LISTED ENTRIES ->
*** Begin section ***

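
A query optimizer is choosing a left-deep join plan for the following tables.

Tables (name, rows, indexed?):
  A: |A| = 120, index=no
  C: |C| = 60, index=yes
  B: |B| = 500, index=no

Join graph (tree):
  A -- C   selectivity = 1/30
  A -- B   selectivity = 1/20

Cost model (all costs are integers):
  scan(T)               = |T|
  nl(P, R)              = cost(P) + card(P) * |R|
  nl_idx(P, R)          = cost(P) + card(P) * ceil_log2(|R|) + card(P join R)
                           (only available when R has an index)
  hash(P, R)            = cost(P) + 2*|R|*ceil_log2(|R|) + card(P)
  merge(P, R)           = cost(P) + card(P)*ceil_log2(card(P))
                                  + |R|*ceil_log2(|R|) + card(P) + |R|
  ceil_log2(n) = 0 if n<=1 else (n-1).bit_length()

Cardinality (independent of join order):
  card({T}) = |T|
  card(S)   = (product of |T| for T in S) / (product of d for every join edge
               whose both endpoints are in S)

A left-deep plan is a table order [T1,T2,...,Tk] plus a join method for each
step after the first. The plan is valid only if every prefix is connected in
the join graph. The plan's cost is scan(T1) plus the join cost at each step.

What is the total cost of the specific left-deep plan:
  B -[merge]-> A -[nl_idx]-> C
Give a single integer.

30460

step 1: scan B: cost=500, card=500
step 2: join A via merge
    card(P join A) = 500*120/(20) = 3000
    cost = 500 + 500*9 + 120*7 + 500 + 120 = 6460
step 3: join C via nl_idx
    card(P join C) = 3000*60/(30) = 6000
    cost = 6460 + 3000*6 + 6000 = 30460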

*** End section ***
*** Begin section ***

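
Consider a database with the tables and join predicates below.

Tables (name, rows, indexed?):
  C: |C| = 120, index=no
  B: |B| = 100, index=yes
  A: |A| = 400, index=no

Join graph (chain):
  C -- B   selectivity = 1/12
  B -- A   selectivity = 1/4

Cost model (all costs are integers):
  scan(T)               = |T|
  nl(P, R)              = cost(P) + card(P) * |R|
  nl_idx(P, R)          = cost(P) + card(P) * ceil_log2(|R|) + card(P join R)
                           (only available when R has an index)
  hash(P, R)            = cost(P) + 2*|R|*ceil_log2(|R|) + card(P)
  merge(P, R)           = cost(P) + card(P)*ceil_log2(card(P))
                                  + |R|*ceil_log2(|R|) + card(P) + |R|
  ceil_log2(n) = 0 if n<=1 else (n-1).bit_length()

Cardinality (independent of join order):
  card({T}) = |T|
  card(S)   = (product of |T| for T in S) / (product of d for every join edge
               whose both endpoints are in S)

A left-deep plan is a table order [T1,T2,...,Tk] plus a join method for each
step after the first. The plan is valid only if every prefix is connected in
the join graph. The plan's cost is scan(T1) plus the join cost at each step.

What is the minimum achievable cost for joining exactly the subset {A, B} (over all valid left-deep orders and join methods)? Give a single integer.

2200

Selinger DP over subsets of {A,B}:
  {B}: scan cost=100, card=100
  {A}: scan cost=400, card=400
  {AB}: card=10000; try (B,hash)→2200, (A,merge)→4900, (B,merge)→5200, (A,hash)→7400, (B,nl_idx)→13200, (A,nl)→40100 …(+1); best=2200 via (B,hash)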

*** End section ***

TASK REQUIREMENTS ->
Lines that contain the string "selectivity" should be copied from the material above.

SOLUTION TO THE EXERCISE ->
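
  A -- C   selectivity = 1/30
  A -- B   selectivity = 1/20
  C -- B   selectivity = 1/12
  B -- A   selectivity = 1/4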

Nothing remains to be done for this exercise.